──────── Source material
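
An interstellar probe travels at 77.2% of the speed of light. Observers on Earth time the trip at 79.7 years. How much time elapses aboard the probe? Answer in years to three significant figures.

τ = 50.7 years

β = 0.772; γ = 1/√(1 − 0.772²) = 1/√0.4040 = 1.573
The interval measured on Earth is the dilated one; the clock aboard the probe measures the proper time τ = Δt/γ = 79.7/1.573 years.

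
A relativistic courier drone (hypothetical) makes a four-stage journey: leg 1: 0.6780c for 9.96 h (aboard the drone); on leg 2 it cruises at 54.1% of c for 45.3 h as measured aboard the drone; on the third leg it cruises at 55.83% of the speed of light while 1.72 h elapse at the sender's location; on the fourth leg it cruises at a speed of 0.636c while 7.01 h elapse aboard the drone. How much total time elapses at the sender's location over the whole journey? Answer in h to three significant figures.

Δt = 78.2 h

Leg 1: γ = 1/√(1 − 0.6780²) = 1/√0.5403 = 1.360; Δt_1 = 1.360 × 9.96 = 13.55 h.
Leg 2: β = 0.541; γ = 1/√(1 − 0.541²) = 1/√0.7073 = 1.189; Δt_2 = 1.189 × 45.3 = 53.86 h.
Leg 3: 1.72 h is already measured at the sender's location.
Leg 4: γ = 1/√(1 − 0.636²) = 1/√0.5955 = 1.296; Δt_4 = 1.296 × 7.01 = 9.084 h.
Total: 13.55 + 53.86 + 1.720 + 9.084 h.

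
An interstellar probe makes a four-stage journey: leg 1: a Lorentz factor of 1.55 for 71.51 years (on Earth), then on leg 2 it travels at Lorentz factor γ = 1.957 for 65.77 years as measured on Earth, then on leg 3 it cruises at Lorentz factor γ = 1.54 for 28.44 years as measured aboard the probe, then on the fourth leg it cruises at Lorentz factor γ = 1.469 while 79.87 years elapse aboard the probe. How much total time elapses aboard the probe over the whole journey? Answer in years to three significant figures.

Leg 1: γ = 1.55; τ_1 = 71.51/1.550 = 46.14 years.
Leg 2: γ = 1.957; τ_2 = 65.77/1.957 = 33.61 years.
Leg 3: 28.44 years is already measured aboard the probe.
Leg 4: 79.87 years is already measured aboard the probe.
Total: 46.14 + 33.61 + 28.44 + 79.87 years.

τ = 188 years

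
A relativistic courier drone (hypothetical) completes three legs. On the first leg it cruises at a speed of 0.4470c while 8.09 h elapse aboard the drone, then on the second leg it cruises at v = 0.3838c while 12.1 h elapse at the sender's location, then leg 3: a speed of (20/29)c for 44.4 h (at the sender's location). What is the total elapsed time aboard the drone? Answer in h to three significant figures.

Leg 1: 8.09 h is already measured aboard the drone.
Leg 2: γ = 1/√(1 − 0.3838²) = 1/√0.8527 = 1.083; τ_2 = 12.1/1.083 = 11.17 h.
Leg 3: γ = 1/√(1 − (20/29)²) = 29/21 ≈ 1.381; τ_3 = 44.4/1.381 = 32.15 h.
Total: 8.090 + 11.17 + 32.15 h.

τ = 51.4 h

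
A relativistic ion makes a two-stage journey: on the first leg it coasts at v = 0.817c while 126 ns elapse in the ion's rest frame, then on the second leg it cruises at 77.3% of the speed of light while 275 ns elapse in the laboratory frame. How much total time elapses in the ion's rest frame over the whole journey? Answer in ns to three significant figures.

Leg 1: 126 ns is already measured in the ion's rest frame.
Leg 2: β = 0.773; γ = 1/√(1 − 0.773²) = 1/√0.4025 = 1.576; τ_2 = 275/1.576 = 174.5 ns.
Total: 126.0 + 174.5 ns.

τ = 300 ns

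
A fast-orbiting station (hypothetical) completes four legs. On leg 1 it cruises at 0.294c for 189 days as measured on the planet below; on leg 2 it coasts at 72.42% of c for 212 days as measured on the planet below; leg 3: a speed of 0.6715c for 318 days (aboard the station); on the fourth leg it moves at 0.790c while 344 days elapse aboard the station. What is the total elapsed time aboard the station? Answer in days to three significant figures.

τ = 989 days

Leg 1: γ = 1/√(1 − 0.294²) = 1/√0.9136 = 1.046; τ_1 = 189/1.046 = 180.6 days.
Leg 2: β = 0.7242; γ = 1/√(1 − 0.7242²) = 1/√0.4755 = 1.450; τ_2 = 212/1.450 = 146.2 days.
Leg 3: 318 days is already measured aboard the station.
Leg 4: 344 days is already measured aboard the station.
Total: 180.6 + 146.2 + 318.0 + 344.0 days.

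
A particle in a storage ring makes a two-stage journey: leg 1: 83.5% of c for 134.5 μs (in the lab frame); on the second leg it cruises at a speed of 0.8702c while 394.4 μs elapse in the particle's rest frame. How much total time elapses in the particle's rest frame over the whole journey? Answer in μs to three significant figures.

Leg 1: β = 0.835; γ = 1/√(1 − 0.835²) = 1/√0.3028 = 1.817; τ_1 = 134.5/1.817 = 74.01 μs.
Leg 2: 394.4 μs is already measured in the particle's rest frame.
Total: 74.01 + 394.4 μs.

τ = 468 μs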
────────────────
:: Instructions for the task ::
Every line above should be printed again exactly as it stands.

:: Final answer ::
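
An interstellar probe travels at 77.2% of the speed of light. Observers on Earth time the trip at 79.7 years. How much time elapses aboard the probe? Answer in years to three significant figures.

τ = 50.7 years

β = 0.772; γ = 1/√(1 − 0.772²) = 1/√0.4040 = 1.573
The interval measured on Earth is the dilated one; the clock aboard the probe measures the proper time τ = Δt/γ = 79.7/1.573 years.

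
A relativistic courier drone (hypothetical) makes a four-stage journey: leg 1: 0.6780c for 9.96 h (aboard the drone); on leg 2 it cruises at 54.1% of c for 45.3 h as measured aboard the drone; on the third leg it cruises at 55.83% of the speed of light while 1.72 h elapse at the sender's location; on the fourth leg it cruises at a speed of 0.636c while 7.01 h elapse aboard the drone. How much total time elapses at the sender's location over the whole journey? Answer in h to three significant figures.

Δt = 78.2 h

Leg 1: γ = 1/√(1 − 0.6780²) = 1/√0.5403 = 1.360; Δt_1 = 1.360 × 9.96 = 13.55 h.
Leg 2: β = 0.541; γ = 1/√(1 − 0.541²) = 1/√0.7073 = 1.189; Δt_2 = 1.189 × 45.3 = 53.86 h.
Leg 3: 1.72 h is already measured at the sender's location.
Leg 4: γ = 1/√(1 − 0.636²) = 1/√0.5955 = 1.296; Δt_4 = 1.296 × 7.01 = 9.084 h.
Total: 13.55 + 53.86 + 1.720 + 9.084 h.

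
An interstellar probe makes a four-stage journey: leg 1: a Lorentz factor of 1.55 for 71.51 years (on Earth), then on leg 2 it travels at Lorentz factor γ = 1.957 for 65.77 years as measured on Earth, then on leg 3 it cruises at Lorentz factor γ = 1.54 for 28.44 years as measured aboard the probe, then on the fourth leg it cruises at Lorentz factor γ = 1.469 while 79.87 years elapse aboard the probe. How much total time elapses aboard the probe over the whole journey? Answer in years to three significant figures.

Leg 1: γ = 1.55; τ_1 = 71.51/1.550 = 46.14 years.
Leg 2: γ = 1.957; τ_2 = 65.77/1.957 = 33.61 years.
Leg 3: 28.44 years is already measured aboard the probe.
Leg 4: 79.87 years is already measured aboard the probe.
Total: 46.14 + 33.61 + 28.44 + 79.87 years.

τ = 188 years

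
A relativistic courier drone (hypothetical) completes three legs. On the first leg it cruises at a speed of 0.4470c while 8.09 h elapse aboard the drone, then on the second leg it cruises at v = 0.3838c while 12.1 h elapse at the sender's location, then leg 3: a speed of (20/29)c for 44.4 h (at the sender's location). What is the total elapsed time aboard the drone? Answer in h to three significant figures.

Leg 1: 8.09 h is already measured aboard the drone.
Leg 2: γ = 1/√(1 − 0.3838²) = 1/√0.8527 = 1.083; τ_2 = 12.1/1.083 = 11.17 h.
Leg 3: γ = 1/√(1 − (20/29)²) = 29/21 ≈ 1.381; τ_3 = 44.4/1.381 = 32.15 h.
Total: 8.090 + 11.17 + 32.15 h.

τ = 51.4 h

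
A relativistic ion makes a two-stage journey: on the first leg it coasts at v = 0.817c while 126 ns elapse in the ion's rest frame, then on the second leg it cruises at 77.3% of the speed of light while 275 ns elapse in the laboratory frame. How much total time elapses in the ion's rest frame over the whole journey? Answer in ns to three significant figures.

Leg 1: 126 ns is already measured in the ion's rest frame.
Leg 2: β = 0.773; γ = 1/√(1 − 0.773²) = 1/√0.4025 = 1.576; τ_2 = 275/1.576 = 174.5 ns.
Total: 126.0 + 174.5 ns.

τ = 300 ns

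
A fast-orbiting station (hypothetical) completes four legs. On leg 1 it cruises at 0.294c for 189 days as measured on the planet below; on leg 2 it coasts at 72.42% of c for 212 days as measured on the planet below; leg 3: a speed of 0.6715c for 318 days (aboard the station); on the fourth leg it moves at 0.790c while 344 days elapse aboard the station. What is the total elapsed time aboard the station? Answer in days to three significant figures.

τ = 989 days

Leg 1: γ = 1/√(1 − 0.294²) = 1/√0.9136 = 1.046; τ_1 = 189/1.046 = 180.6 days.
Leg 2: β = 0.7242; γ = 1/√(1 − 0.7242²) = 1/√0.4755 = 1.450; τ_2 = 212/1.450 = 146.2 days.
Leg 3: 318 days is already measured aboard the station.
Leg 4: 344 days is already measured aboard the station.
Total: 180.6 + 146.2 + 318.0 + 344.0 days.

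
A particle in a storage ring makes a two-stage journey: leg 1: 83.5% of c for 134.5 μs (in the lab frame); on the second leg it cruises at a speed of 0.8702c while 394.4 μs elapse in the particle's rest frame. How much total time elapses in the particle's rest frame over the whole journey? Answer in μs to three significant figures.

Leg 1: β = 0.835; γ = 1/√(1 − 0.835²) = 1/√0.3028 = 1.817; τ_1 = 134.5/1.817 = 74.01 μs.
Leg 2: 394.4 μs is already measured in the particle's rest frame.
Total: 74.01 + 394.4 μs.

τ = 468 μs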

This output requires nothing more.